### Task brief
For this exercise, print all of the data exactly as given.

### Records from a dataset
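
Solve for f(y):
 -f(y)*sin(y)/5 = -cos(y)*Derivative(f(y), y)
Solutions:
 f(y) = C1/cos(y)^(1/5)


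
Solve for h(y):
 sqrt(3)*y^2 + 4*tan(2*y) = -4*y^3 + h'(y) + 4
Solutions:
 h(y) = C1 + y^4 + sqrt(3)*y^3/3 - 4*y - 2*log(cos(2*y))


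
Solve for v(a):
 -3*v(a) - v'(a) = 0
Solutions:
 v(a) = C1*exp(-3*a)


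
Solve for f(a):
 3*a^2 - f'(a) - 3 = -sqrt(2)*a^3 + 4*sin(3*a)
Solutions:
 f(a) = C1 + sqrt(2)*a^4/4 + a^3 - 3*a + 4*cos(3*a)/3


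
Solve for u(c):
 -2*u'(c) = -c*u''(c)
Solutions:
 u(c) = C1 + C2*c^3


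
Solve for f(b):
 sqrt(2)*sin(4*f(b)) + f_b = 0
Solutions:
 f(b) = -acos((-C1 - exp(8*sqrt(2)*b))/(C1 - exp(8*sqrt(2)*b)))/4 + pi/2
 f(b) = acos((-C1 - exp(8*sqrt(2)*b))/(C1 - exp(8*sqrt(2)*b)))/4


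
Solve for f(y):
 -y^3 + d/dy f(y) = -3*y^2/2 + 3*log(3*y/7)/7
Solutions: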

### Solution below
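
Solve for f(y):
 -f(y)*sin(y)/5 = -cos(y)*Derivative(f(y), y)
Solutions:
 f(y) = C1/cos(y)^(1/5)


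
Solve for h(y):
 sqrt(3)*y^2 + 4*tan(2*y) = -4*y^3 + h'(y) + 4
Solutions:
 h(y) = C1 + y^4 + sqrt(3)*y^3/3 - 4*y - 2*log(cos(2*y))


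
Solve for v(a):
 -3*v(a) - v'(a) = 0
Solutions:
 v(a) = C1*exp(-3*a)


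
Solve for f(a):
 3*a^2 - f'(a) - 3 = -sqrt(2)*a^3 + 4*sin(3*a)
Solutions:
 f(a) = C1 + sqrt(2)*a^4/4 + a^3 - 3*a + 4*cos(3*a)/3


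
Solve for u(c):
 -2*u'(c) = -c*u''(c)
Solutions:
 u(c) = C1 + C2*c^3


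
Solve for f(b):
 sqrt(2)*sin(4*f(b)) + f_b = 0
Solutions:
 f(b) = -acos((-C1 - exp(8*sqrt(2)*b))/(C1 - exp(8*sqrt(2)*b)))/4 + pi/2
 f(b) = acos((-C1 - exp(8*sqrt(2)*b))/(C1 - exp(8*sqrt(2)*b)))/4


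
Solve for f(y):
 -y^3 + d/dy f(y) = -3*y^2/2 + 3*log(3*y/7)/7
Solutions: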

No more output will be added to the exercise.